• **Exercise**:
Reproduce, from the lines below, exactly the stretch that begins at the line containing "(q1, 1, B) → (q5, BB)" and ends at the line containing "(q5, 0, E) → (q5, ε)", both included.

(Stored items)

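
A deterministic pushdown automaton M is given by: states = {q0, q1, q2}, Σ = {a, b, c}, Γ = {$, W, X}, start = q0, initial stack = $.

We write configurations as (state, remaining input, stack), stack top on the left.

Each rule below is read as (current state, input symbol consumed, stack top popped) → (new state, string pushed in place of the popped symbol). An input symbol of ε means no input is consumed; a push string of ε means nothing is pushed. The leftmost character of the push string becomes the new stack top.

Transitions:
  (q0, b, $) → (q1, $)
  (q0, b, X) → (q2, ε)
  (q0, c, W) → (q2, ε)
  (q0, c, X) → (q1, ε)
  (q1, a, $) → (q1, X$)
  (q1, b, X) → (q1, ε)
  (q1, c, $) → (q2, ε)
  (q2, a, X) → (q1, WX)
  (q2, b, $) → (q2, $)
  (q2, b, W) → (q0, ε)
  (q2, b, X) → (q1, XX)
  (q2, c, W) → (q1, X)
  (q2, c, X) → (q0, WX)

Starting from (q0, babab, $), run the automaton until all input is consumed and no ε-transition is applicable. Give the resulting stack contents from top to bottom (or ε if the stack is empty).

(q0, babab, $)
  read b, top $: go to q1, push $ → (q1, abab, $)
  read a, top $: go to q1, push X$ → (q1, bab, X$)
  read b, top X: go to q1, push ε → (q1, ab, $)
  read a, top $: go to q1, push X$ → (q1, b, X$)
  read b, top X: go to q1, push ε → (q1, ε, $)
All input consumed in state q1 with stack $.

$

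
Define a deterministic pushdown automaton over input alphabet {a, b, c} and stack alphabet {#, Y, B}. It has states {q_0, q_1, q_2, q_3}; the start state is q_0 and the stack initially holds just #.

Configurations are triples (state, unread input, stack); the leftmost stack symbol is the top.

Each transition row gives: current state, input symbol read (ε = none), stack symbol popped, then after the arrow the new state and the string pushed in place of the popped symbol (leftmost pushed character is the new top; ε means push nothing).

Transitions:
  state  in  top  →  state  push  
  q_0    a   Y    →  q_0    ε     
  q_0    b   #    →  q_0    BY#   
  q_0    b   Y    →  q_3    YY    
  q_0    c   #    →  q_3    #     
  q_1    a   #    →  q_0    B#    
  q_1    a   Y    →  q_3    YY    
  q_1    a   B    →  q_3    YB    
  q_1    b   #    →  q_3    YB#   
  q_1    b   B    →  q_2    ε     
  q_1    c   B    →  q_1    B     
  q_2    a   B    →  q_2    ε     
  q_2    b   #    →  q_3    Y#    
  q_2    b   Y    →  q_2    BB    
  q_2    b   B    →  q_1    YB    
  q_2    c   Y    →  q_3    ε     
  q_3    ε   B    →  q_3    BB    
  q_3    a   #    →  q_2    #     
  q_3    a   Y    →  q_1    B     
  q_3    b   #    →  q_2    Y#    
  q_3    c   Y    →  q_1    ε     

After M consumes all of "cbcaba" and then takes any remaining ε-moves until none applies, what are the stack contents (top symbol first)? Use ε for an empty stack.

B#

(q_0, cbcaba, #)
  read c, top #: go to q_3, push # → (q_3, bcaba, #)
  read b, top #: go to q_2, push Y# → (q_2, caba, Y#)
  read c, top Y: go to q_3, push ε → (q_3, aba, #)
  read a, top #: go to q_2, push # → (q_2, ba, #)
  read b, top #: go to q_3, push Y# → (q_3, a, Y#)
  read a, top Y: go to q_1, push B → (q_1, ε, B#)
All input consumed in state q_1 with stack B#.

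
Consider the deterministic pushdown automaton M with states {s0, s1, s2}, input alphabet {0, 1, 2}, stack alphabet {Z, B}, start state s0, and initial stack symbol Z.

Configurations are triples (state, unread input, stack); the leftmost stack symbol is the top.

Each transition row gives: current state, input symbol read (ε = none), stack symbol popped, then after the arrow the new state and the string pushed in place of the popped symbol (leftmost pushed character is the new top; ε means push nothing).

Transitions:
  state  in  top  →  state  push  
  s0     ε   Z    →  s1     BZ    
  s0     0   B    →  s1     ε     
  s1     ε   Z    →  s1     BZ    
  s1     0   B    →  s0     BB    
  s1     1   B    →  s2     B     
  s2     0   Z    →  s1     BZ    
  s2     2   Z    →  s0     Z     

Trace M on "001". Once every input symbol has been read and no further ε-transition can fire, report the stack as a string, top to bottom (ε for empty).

(s0, 001, Z)
  ε-move, top Z: go to s1, push BZ → (s1, 001, BZ)
  read 0, top B: go to s0, push BB → (s0, 01, BBZ)
  read 0, top B: go to s1, push ε → (s1, 1, BZ)
  read 1, top B: go to s2, push B → (s2, ε, BZ)
All input consumed in state s2 with stack BZ.

BZ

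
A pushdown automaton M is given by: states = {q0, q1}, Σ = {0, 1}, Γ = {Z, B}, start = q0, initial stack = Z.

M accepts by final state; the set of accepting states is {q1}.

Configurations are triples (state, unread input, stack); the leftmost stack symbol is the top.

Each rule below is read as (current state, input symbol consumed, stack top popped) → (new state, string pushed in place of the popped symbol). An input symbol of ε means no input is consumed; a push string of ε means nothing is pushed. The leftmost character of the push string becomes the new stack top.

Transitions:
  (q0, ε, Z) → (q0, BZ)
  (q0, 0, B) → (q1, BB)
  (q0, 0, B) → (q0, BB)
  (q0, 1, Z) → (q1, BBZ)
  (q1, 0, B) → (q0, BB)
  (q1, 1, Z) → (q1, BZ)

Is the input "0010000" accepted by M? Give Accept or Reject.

Reject

No computation consumes all input and reaches a final state.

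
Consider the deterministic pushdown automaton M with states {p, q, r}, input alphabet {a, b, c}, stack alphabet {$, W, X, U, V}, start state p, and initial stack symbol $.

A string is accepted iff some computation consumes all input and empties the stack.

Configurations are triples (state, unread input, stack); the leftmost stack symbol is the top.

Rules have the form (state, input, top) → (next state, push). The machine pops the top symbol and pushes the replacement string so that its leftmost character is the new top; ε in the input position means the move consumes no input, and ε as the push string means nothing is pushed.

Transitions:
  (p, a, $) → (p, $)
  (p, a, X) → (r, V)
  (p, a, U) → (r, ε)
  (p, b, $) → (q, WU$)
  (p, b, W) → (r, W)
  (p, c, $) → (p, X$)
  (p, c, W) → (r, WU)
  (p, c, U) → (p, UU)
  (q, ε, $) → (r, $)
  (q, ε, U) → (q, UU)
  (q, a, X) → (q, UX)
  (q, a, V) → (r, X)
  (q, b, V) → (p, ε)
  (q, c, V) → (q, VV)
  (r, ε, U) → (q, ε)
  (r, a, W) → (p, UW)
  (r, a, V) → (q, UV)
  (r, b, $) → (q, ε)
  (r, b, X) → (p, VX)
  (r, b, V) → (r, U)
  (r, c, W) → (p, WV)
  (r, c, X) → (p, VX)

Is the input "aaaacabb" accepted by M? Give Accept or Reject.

Accept

(p, aaaacabb, $)
  read a, top $: go to p, push $ → (p, aaacabb, $)
  read a, top $: go to p, push $ → (p, aacabb, $)
  read a, top $: go to p, push $ → (p, acabb, $)
  read a, top $: go to p, push $ → (p, cabb, $)
  read c, top $: go to p, push X$ → (p, abb, X$)
  read a, top X: go to r, push V → (r, bb, V$)
  read b, top V: go to r, push U → (r, b, U$)
  ε-move, top U: go to q, push ε → (q, b, $)
  ε-move, top $: go to r, push $ → (r, b, $)
  read b, top $: go to q, push ε → (q, ε, ε)
All input consumed and the stack is empty.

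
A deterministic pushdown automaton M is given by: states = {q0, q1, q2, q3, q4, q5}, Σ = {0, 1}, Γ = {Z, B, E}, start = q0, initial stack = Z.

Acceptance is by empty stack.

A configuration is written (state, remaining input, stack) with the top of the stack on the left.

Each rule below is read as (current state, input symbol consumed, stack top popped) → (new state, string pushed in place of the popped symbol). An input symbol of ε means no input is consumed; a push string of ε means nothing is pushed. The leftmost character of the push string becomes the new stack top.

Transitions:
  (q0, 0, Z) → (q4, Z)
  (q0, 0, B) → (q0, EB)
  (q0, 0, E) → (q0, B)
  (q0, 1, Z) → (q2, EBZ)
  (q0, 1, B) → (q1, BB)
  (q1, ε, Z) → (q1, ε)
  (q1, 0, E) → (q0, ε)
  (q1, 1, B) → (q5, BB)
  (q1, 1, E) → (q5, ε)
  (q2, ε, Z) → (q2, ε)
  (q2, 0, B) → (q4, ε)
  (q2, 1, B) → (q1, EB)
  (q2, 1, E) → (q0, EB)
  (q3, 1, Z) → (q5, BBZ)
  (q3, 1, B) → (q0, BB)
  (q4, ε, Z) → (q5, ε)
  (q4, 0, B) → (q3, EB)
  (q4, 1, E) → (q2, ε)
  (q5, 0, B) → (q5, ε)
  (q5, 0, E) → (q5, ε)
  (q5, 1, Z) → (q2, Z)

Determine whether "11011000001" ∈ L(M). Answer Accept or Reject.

(q0, 11011000001, Z) ⊢ (q2, 1011000001, EBZ) ⊢ (q0, 011000001, EBBZ) ⊢ (q0, 11000001, BBBZ) ⊢ (q1, 1000001, BBBBZ) ⊢ (q5, 000001, BBBBBZ) ⊢ (q5, 00001, BBBBZ) ⊢ (q5, 0001, BBBZ) ⊢ (q5, 001, BBZ) ⊢ (q5, 01, BZ) ⊢ (q5, 1, Z) ⊢ (q2, ε, Z) ⊢ (q2, ε, ε)
All input consumed and the stack is empty.

Accept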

• **Problem solution**:
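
  (q1, 1, B) → (q5, BB)
  (q1, 1, E) → (q5, ε)
  (q2, ε, Z) → (q2, ε)
  (q2, 0, B) → (q4, ε)
  (q2, 1, B) → (q1, EB)
  (q2, 1, E) → (q0, EB)
  (q3, 1, Z) → (q5, BBZ)
  (q3, 1, B) → (q0, BB)
  (q4, ε, Z) → (q5, ε)
  (q4, 0, B) → (q3, EB)
  (q4, 1, E) → (q2, ε)
  (q5, 0, B) → (q5, ε)
  (q5, 0, E) → (q5, ε)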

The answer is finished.